Directions for this task » Repeat the records below word for word, but start at the line that contains "Row-insert the entries of 6 9", stop after the last line, and include nothing else.

Source records
↓↓↓

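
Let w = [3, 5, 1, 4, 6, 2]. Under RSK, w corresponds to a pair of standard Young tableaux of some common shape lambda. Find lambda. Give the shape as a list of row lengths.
Row-insert each entry into an empty tableau.

After inserting 3: P = [[3]].
After inserting 5: P = [[3, 5]].
After inserting 1: P = [[1, 5], [3]].
After inserting 4: P = [[1, 4], [3, 5]].
After inserting 6: P = [[1, 4, 6], [3, 5]].
After inserting 2: P = [[1, 2, 6], [3, 4], [5]].

The final insertion tableau P = [[1, 2, 6], [3, 4], [5]] has shape [3, 2, 1].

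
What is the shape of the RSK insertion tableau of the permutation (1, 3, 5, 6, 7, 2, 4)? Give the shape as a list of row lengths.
Row-insert each entry into an empty tableau.

After inserting 1: P = [[1]].
After inserting 3: P = [[1, 3]].
After inserting 5: P = [[1, 3, 5]].
After inserting 6: P = [[1, 3, 5, 6]].
After inserting 7: P = [[1, 3, 5, 6, 7]].
After inserting 2: P = [[1, 2, 5, 6, 7], [3]].
After inserting 4: P = [[1, 2, 4, 6, 7], [3, 5]].

The final insertion tableau P = [[1, 2, 4, 6, 7], [3, 5]] has shape [5, 2].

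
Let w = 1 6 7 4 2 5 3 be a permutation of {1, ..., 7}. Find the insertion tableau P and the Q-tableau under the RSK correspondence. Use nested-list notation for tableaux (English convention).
P = [[1, 2, 3], [4, 5], [6, 7]], Q = [[1, 2, 3], [4, 6], [5, 7]]

Insert each entry of the permutation into P by Schensted row insertion, recording in Q the position of each new cell.

After inserting 1: P = [[1]].
After inserting 6: P = [[1, 6]].
After inserting 7: P = [[1, 6, 7]].
After inserting 4: P = [[1, 4, 7], [6]].
After inserting 2: P = [[1, 2, 7], [4], [6]].
After inserting 5: P = [[1, 2, 5], [4, 7], [6]].
After inserting 3: P = [[1, 2, 3], [4, 5], [6, 7]].

So P = [[1, 2, 3], [4, 5], [6, 7]], Q = [[1, 2, 3], [4, 6], [5, 7]].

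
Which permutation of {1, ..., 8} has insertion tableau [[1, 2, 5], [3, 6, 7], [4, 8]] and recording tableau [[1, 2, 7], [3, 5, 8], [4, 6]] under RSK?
4 8 3 1 6 2 7 5

Reverse the RSK construction: for i from n down to 1, find the cell of Q containing i, remove the entry at that cell from P, and reverse-bump it up through P; the value ejected from row 1 is w(i).

Step i=8: Q has 8 at row 2, column 3; remove 7 from row 2 of P and reverse-bump: 7 enters row 1 and ejects 5. So w(8) = 5. P is now [[1, 2, 7], [3, 6], [4, 8]].
Step i=7: Q has 7 at row 1, column 3; remove that cell from P, ejecting 7. So w(7) = 7. P is now [[1, 2], [3, 6], [4, 8]].
Step i=6: Q has 6 at row 3, column 2; remove 8 from row 3 of P and reverse-bump: 8 enters row 2 and ejects 6; 6 enters row 1 and ejects 2. So w(6) = 2. P is now [[1, 6], [3, 8], [4]].
Step i=5: Q has 5 at row 2, column 2; remove 8 from row 2 of P and reverse-bump: 8 enters row 1 and ejects 6. So w(5) = 6. P is now [[1, 8], [3], [4]].
Step i=4: Q has 4 at row 3, column 1; remove 4 from row 3 of P and reverse-bump: 4 enters row 2 and ejects 3; 3 enters row 1 and ejects 1. So w(4) = 1. P is now [[3, 8], [4]].
Step i=3: Q has 3 at row 2, column 1; remove 4 from row 2 of P and reverse-bump: 4 enters row 1 and ejects 3. So w(3) = 3. P is now [[4, 8]].
Step i=2: Q has 2 at row 1, column 2; remove that cell from P, ejecting 8. So w(2) = 8. P is now [[4]].
Step i=1: Q has 1 at row 1, column 1; remove that cell from P, ejecting 4. So w(1) = 4. P is now [].

So w = 4 8 3 1 6 2 7 5.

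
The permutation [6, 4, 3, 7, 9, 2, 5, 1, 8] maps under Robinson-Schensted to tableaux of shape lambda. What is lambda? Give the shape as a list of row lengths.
[3, 3, 1, 1, 1]

Row-insert each entry into an empty tableau.

After inserting 6: P = [[6]].
After inserting 4: P = [[4], [6]].
After inserting 3: P = [[3], [4], [6]].
After inserting 7: P = [[3, 7], [4], [6]].
After inserting 9: P = [[3, 7, 9], [4], [6]].
After inserting 2: P = [[2, 7, 9], [3], [4], [6]].
After inserting 5: P = [[2, 5, 9], [3, 7], [4], [6]].
After inserting 1: P = [[1, 5, 9], [2, 7], [3], [4], [6]].
After inserting 8: P = [[1, 5, 8], [2, 7, 9], [3], [4], [6]].

The final insertion tableau P = [[1, 5, 8], [2, 7, 9], [3], [4], [6]] has shape [3, 3, 1, 1, 1].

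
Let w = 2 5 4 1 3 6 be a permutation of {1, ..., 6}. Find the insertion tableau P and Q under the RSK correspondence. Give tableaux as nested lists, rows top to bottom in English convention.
Insert each entry of the permutation into P by Schensted row insertion, recording in Q the position of each new cell.

After inserting 2: P = [[2]].
After inserting 5: P = [[2, 5]].
After inserting 4: P = [[2, 4], [5]].
After inserting 1: P = [[1, 4], [2], [5]].
After inserting 3: P = [[1, 3], [2, 4], [5]].
After inserting 6: P = [[1, 3, 6], [2, 4], [5]].

So P = [[1, 3, 6], [2, 4], [5]], Q = [[1, 2, 6], [3, 5], [4]].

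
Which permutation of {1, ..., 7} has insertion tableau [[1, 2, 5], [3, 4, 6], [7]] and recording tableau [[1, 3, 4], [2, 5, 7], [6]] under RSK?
Reverse the RSK construction: for i from n down to 1, find the cell of Q containing i, remove the entry at that cell from P, and reverse-bump it up through P; the value ejected from row 1 is w(i).

Step i=7: Q has 7 at row 2, column 3; remove 6 from row 2 of P and reverse-bump: 6 enters row 1 and ejects 5. So w(7) = 5. P is now [[1, 2, 6], [3, 4], [7]].
Step i=6: Q has 6 at row 3, column 1; remove 7 from row 3 of P and reverse-bump: 7 enters row 2 and ejects 4; 4 enters row 1 and ejects 2. So w(6) = 2. P is now [[1, 4, 6], [3, 7]].
Step i=5: Q has 5 at row 2, column 2; remove 7 from row 2 of P and reverse-bump: 7 enters row 1 and ejects 6. So w(5) = 6. P is now [[1, 4, 7], [3]].
Step i=4: Q has 4 at row 1, column 3; remove that cell from P, ejecting 7. So w(4) = 7. P is now [[1, 4], [3]].
Step i=3: Q has 3 at row 1, column 2; remove that cell from P, ejecting 4. So w(3) = 4. P is now [[1], [3]].
Step i=2: Q has 2 at row 2, column 1; remove 3 from row 2 of P and reverse-bump: 3 enters row 1 and ejects 1. So w(2) = 1. P is now [[3]].
Step i=1: Q has 1 at row 1, column 1; remove that cell from P, ejecting 3. So w(1) = 3. P is now [].

So w = 3 1 4 7 6 2 5.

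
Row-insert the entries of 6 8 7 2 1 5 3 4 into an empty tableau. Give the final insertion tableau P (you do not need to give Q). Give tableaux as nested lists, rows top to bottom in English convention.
P = [[1, 3, 4], [2, 5], [6, 7], [8]]

Insert 6: appended to row 1. P = [[6]].
Insert 8: appended to row 1. P = [[6, 8]].
Insert 7: 7 bumps 8 from row 1; 8 starts row 2. P = [[6, 7], [8]].
Insert 2: 2 bumps 6 from row 1; 6 bumps 8 from row 2; 8 starts row 3. P = [[2, 7], [6], [8]].
Insert 1: 1 bumps 2 from row 1; 2 bumps 6 from row 2; 6 bumps 8 from row 3; 8 starts row 4. P = [[1, 7], [2], [6], [8]].
Insert 5: 5 bumps 7 from row 1; 7 appends to row 2. P = [[1, 5], [2, 7], [6], [8]].
Insert 3: 3 bumps 5 from row 1; 5 bumps 7 from row 2; 7 appends to row 3. P = [[1, 3], [2, 5], [6, 7], [8]].
Insert 4: appended to row 1. P = [[1, 3, 4], [2, 5], [6, 7], [8]].

So P = [[1, 3, 4], [2, 5], [6, 7], [8]].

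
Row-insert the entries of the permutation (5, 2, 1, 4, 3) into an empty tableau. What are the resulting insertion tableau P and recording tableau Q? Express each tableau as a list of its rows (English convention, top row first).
Insert each entry of the permutation into P by Schensted row insertion, recording in Q the position of each new cell.

After inserting 5: P = [[5]].
After inserting 2: P = [[2], [5]].
After inserting 1: P = [[1], [2], [5]].
After inserting 4: P = [[1, 4], [2], [5]].
After inserting 3: P = [[1, 3], [2, 4], [5]].

So P = [[1, 3], [2, 4], [5]], Q = [[1, 4], [2, 5], [3]].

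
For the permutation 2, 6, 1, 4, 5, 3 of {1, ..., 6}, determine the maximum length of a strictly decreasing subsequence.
3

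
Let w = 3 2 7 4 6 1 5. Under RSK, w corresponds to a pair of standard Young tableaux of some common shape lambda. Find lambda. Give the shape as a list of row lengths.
[3, 2, 2]

Row-insert each entry into an empty tableau.

After inserting 3: P = [[3]].
After inserting 2: P = [[2], [3]].
After inserting 7: P = [[2, 7], [3]].
After inserting 4: P = [[2, 4], [3, 7]].
After inserting 6: P = [[2, 4, 6], [3, 7]].
After inserting 1: P = [[1, 4, 6], [2, 7], [3]].
After inserting 5: P = [[1, 4, 5], [2, 6], [3, 7]].

The final insertion tableau P = [[1, 4, 5], [2, 6], [3, 7]] has shape [3, 2, 2].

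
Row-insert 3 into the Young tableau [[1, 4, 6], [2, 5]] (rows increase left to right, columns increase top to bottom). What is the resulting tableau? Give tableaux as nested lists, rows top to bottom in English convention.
In row 1, 3 replaces 4 (the leftmost entry greater than 3); 4 is bumped to row 2. In row 2, 4 replaces 5 (the leftmost entry greater than 4); 5 is bumped to row 3. 5 starts a new row 3. The new tableau is [[1, 3, 6], [2, 4], [5]].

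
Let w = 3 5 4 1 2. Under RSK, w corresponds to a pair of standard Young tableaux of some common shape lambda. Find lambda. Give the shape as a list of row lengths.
[2, 2, 1]

Row-insert each entry into an empty tableau.

After inserting 3: P = [[3]].
After inserting 5: P = [[3, 5]].
After inserting 4: P = [[3, 4], [5]].
After inserting 1: P = [[1, 4], [3], [5]].
After inserting 2: P = [[1, 2], [3, 4], [5]].

The final insertion tableau P = [[1, 2], [3, 4], [5]] has shape [2, 2, 1].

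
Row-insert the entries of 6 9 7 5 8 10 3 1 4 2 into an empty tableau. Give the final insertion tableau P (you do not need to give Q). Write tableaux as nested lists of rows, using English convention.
P = [[1, 2, 8, 10], [3, 4], [5, 7], [6], [9]]

Insert 6: appended to row 1. P = [[6]].
Insert 9: appended to row 1. P = [[6, 9]].
Insert 7: 7 bumps 9 from row 1; 9 starts row 2. P = [[6, 7], [9]].
Insert 5: 5 bumps 6 from row 1; 6 bumps 9 from row 2; 9 starts row 3. P = [[5, 7], [6], [9]].
Insert 8: appended to row 1. P = [[5, 7, 8], [6], [9]].
Insert 10: appended to row 1. P = [[5, 7, 8, 10], [6], [9]].
Insert 3: 3 bumps 5 from row 1; 5 bumps 6 from row 2; 6 bumps 9 from row 3; 9 starts row 4. P = [[3, 7, 8, 10], [5], [6], [9]].
Insert 1: 1 bumps 3 from row 1; 3 bumps 5 from row 2; 5 bumps 6 from row 3; 6 bumps 9 from row 4; 9 starts row 5. P = [[1, 7, 8, 10], [3], [5], [6], [9]].
Insert 4: 4 bumps 7 from row 1; 7 appends to row 2. P = [[1, 4, 8, 10], [3, 7], [5], [6], [9]].
Insert 2: 2 bumps 4 from row 1; 4 bumps 7 from row 2; 7 appends to row 3. P = [[1, 2, 8, 10], [3, 4], [5, 7], [6], [9]].

So P = [[1, 2, 8, 10], [3, 4], [5, 7], [6], [9]].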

↑↑↑

Result of this task »
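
Row-insert the entries of 6 9 7 5 8 10 3 1 4 2 into an empty tableau. Give the final insertion tableau P (you do not need to give Q). Write tableaux as nested lists of rows, using English convention.
P = [[1, 2, 8, 10], [3, 4], [5, 7], [6], [9]]

Insert 6: appended to row 1. P = [[6]].
Insert 9: appended to row 1. P = [[6, 9]].
Insert 7: 7 bumps 9 from row 1; 9 starts row 2. P = [[6, 7], [9]].
Insert 5: 5 bumps 6 from row 1; 6 bumps 9 from row 2; 9 starts row 3. P = [[5, 7], [6], [9]].
Insert 8: appended to row 1. P = [[5, 7, 8], [6], [9]].
Insert 10: appended to row 1. P = [[5, 7, 8, 10], [6], [9]].
Insert 3: 3 bumps 5 from row 1; 5 bumps 6 from row 2; 6 bumps 9 from row 3; 9 starts row 4. P = [[3, 7, 8, 10], [5], [6], [9]].
Insert 1: 1 bumps 3 from row 1; 3 bumps 5 from row 2; 5 bumps 6 from row 3; 6 bumps 9 from row 4; 9 starts row 5. P = [[1, 7, 8, 10], [3], [5], [6], [9]].
Insert 4: 4 bumps 7 from row 1; 7 appends to row 2. P = [[1, 4, 8, 10], [3, 7], [5], [6], [9]].
Insert 2: 2 bumps 4 from row 1; 4 bumps 7 from row 2; 7 appends to row 3. P = [[1, 2, 8, 10], [3, 4], [5, 7], [6], [9]].

So P = [[1, 2, 8, 10], [3, 4], [5, 7], [6], [9]].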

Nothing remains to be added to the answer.